▶ **Exercise instructions**:
Go through the records below and write each one out again unchanged.

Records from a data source
'''

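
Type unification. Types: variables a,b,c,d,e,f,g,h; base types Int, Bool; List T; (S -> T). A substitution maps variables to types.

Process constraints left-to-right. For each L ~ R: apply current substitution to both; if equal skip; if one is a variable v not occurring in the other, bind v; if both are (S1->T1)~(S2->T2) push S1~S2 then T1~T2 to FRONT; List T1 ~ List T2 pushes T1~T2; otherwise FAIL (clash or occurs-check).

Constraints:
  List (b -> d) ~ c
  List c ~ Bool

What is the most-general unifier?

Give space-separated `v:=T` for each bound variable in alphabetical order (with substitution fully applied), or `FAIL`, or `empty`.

step 1: unify List (b -> d) ~ c  [subst: {-} | 1 pending]
  bind c := List (b -> d)
step 2: unify List List (b -> d) ~ Bool  [subst: {c:=List (b -> d)} | 0 pending]
  clash: List List (b -> d) vs Bool

Answer: FAIL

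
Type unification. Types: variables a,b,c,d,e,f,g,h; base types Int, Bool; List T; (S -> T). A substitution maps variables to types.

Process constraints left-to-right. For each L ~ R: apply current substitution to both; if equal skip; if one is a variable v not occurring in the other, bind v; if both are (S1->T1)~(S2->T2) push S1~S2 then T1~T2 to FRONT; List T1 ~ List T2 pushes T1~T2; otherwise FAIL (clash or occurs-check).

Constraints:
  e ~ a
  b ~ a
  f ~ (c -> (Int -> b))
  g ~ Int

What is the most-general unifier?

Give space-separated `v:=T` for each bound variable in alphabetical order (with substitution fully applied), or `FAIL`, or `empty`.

step 1: unify e ~ a  [subst: {-} | 3 pending]
  bind e := a
step 2: unify b ~ a  [subst: {e:=a} | 2 pending]
  bind b := a
step 3: unify f ~ (c -> (Int -> a))  [subst: {e:=a, b:=a} | 1 pending]
  bind f := (c -> (Int -> a))
step 4: unify g ~ Int  [subst: {e:=a, b:=a, f:=(c -> (Int -> a))} | 0 pending]
  bind g := Int

Answer: b:=a e:=a f:=(c -> (Int -> a)) g:=Int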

'''

▶ **Final answer**:
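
Type unification. Types: variables a,b,c,d,e,f,g,h; base types Int, Bool; List T; (S -> T). A substitution maps variables to types.

Process constraints left-to-right. For each L ~ R: apply current substitution to both; if equal skip; if one is a variable v not occurring in the other, bind v; if both are (S1->T1)~(S2->T2) push S1~S2 then T1~T2 to FRONT; List T1 ~ List T2 pushes T1~T2; otherwise FAIL (clash or occurs-check).

Constraints:
  List (b -> d) ~ c
  List c ~ Bool

What is the most-general unifier?

Give space-separated `v:=T` for each bound variable in alphabetical order (with substitution fully applied), or `FAIL`, or `empty`.

step 1: unify List (b -> d) ~ c  [subst: {-} | 1 pending]
  bind c := List (b -> d)
step 2: unify List List (b -> d) ~ Bool  [subst: {c:=List (b -> d)} | 0 pending]
  clash: List List (b -> d) vs Bool

Answer: FAIL

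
Type unification. Types: variables a,b,c,d,e,f,g,h; base types Int, Bool; List T; (S -> T). A substitution maps variables to types.

Process constraints left-to-right. For each L ~ R: apply current substitution to both; if equal skip; if one is a variable v not occurring in the other, bind v; if both are (S1->T1)~(S2->T2) push S1~S2 then T1~T2 to FRONT; List T1 ~ List T2 pushes T1~T2; otherwise FAIL (clash or occurs-check).

Constraints:
  e ~ a
  b ~ a
  f ~ (c -> (Int -> b))
  g ~ Int

What is the most-general unifier?

Give space-separated `v:=T` for each bound variable in alphabetical order (with substitution fully applied), or `FAIL`, or `empty`.

step 1: unify e ~ a  [subst: {-} | 3 pending]
  bind e := a
step 2: unify b ~ a  [subst: {e:=a} | 2 pending]
  bind b := a
step 3: unify f ~ (c -> (Int -> a))  [subst: {e:=a, b:=a} | 1 pending]
  bind f := (c -> (Int -> a))
step 4: unify g ~ Int  [subst: {e:=a, b:=a, f:=(c -> (Int -> a))} | 0 pending]
  bind g := Int

Answer: b:=a e:=a f:=(c -> (Int -> a)) g:=Int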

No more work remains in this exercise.